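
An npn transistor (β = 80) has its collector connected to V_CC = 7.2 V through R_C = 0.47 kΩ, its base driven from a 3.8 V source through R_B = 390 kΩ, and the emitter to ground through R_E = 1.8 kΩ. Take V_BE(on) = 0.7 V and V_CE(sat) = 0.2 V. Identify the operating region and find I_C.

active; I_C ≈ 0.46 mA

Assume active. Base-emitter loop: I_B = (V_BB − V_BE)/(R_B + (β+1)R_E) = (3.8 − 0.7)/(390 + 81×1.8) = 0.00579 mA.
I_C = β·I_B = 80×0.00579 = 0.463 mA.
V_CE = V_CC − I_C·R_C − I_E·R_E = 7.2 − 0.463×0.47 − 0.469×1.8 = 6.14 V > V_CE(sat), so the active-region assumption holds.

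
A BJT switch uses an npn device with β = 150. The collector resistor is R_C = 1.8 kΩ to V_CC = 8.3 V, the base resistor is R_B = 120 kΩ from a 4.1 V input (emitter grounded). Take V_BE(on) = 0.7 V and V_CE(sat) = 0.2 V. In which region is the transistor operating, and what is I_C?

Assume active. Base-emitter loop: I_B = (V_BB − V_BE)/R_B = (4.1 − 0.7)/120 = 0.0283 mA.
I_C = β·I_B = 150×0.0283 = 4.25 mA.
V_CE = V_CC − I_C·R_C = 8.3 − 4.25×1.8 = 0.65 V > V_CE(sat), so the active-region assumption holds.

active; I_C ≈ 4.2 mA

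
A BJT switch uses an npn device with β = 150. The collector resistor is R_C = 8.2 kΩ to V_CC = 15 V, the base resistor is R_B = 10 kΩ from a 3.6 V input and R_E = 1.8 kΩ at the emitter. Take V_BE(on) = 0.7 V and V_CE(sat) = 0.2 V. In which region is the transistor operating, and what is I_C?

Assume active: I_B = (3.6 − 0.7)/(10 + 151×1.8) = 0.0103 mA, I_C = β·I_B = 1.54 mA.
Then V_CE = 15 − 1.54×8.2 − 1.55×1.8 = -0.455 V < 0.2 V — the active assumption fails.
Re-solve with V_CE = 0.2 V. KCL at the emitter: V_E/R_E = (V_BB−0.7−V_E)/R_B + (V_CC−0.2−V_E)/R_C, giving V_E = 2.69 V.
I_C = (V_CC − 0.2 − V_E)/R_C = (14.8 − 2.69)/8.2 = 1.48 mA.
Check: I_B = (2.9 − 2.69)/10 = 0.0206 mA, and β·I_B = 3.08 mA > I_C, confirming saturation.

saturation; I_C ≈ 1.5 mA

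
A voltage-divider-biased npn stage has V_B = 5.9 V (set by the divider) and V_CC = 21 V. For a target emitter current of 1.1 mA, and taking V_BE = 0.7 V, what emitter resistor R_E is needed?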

■ **What to do**: Copy the listing above out again in its entirety, exactly as written.

■ **Task result**:
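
An npn transistor (β = 80) has its collector connected to V_CC = 7.2 V through R_C = 0.47 kΩ, its base driven from a 3.8 V source through R_B = 390 kΩ, and the emitter to ground through R_E = 1.8 kΩ. Take V_BE(on) = 0.7 V and V_CE(sat) = 0.2 V. Identify the operating region and find I_C.

active; I_C ≈ 0.46 mA

Assume active. Base-emitter loop: I_B = (V_BB − V_BE)/(R_B + (β+1)R_E) = (3.8 − 0.7)/(390 + 81×1.8) = 0.00579 mA.
I_C = β·I_B = 80×0.00579 = 0.463 mA.
V_CE = V_CC − I_C·R_C − I_E·R_E = 7.2 − 0.463×0.47 − 0.469×1.8 = 6.14 V > V_CE(sat), so the active-region assumption holds.

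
A BJT switch uses an npn device with β = 150. The collector resistor is R_C = 1.8 kΩ to V_CC = 8.3 V, the base resistor is R_B = 120 kΩ from a 4.1 V input (emitter grounded). Take V_BE(on) = 0.7 V and V_CE(sat) = 0.2 V. In which region is the transistor operating, and what is I_C?

Assume active. Base-emitter loop: I_B = (V_BB − V_BE)/R_B = (4.1 − 0.7)/120 = 0.0283 mA.
I_C = β·I_B = 150×0.0283 = 4.25 mA.
V_CE = V_CC − I_C·R_C = 8.3 − 4.25×1.8 = 0.65 V > V_CE(sat), so the active-region assumption holds.

active; I_C ≈ 4.2 mA

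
A BJT switch uses an npn device with β = 150. The collector resistor is R_C = 8.2 kΩ to V_CC = 15 V, the base resistor is R_B = 10 kΩ from a 3.6 V input and R_E = 1.8 kΩ at the emitter. Take V_BE(on) = 0.7 V and V_CE(sat) = 0.2 V. In which region is the transistor operating, and what is I_C?

Assume active: I_B = (3.6 − 0.7)/(10 + 151×1.8) = 0.0103 mA, I_C = β·I_B = 1.54 mA.
Then V_CE = 15 − 1.54×8.2 − 1.55×1.8 = -0.455 V < 0.2 V — the active assumption fails.
Re-solve with V_CE = 0.2 V. KCL at the emitter: V_E/R_E = (V_BB−0.7−V_E)/R_B + (V_CC−0.2−V_E)/R_C, giving V_E = 2.69 V.
I_C = (V_CC − 0.2 − V_E)/R_C = (14.8 − 2.69)/8.2 = 1.48 mA.
Check: I_B = (2.9 − 2.69)/10 = 0.0206 mA, and β·I_B = 3.08 mA > I_C, confirming saturation.

saturation; I_C ≈ 1.5 mA

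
A voltage-divider-biased npn stage has V_B = 5.9 V (set by the divider) and V_CC = 21 V. For a target emitter current of 1.1 mA, and taking V_BE = 0.7 V, what emitter resistor R_E is needed?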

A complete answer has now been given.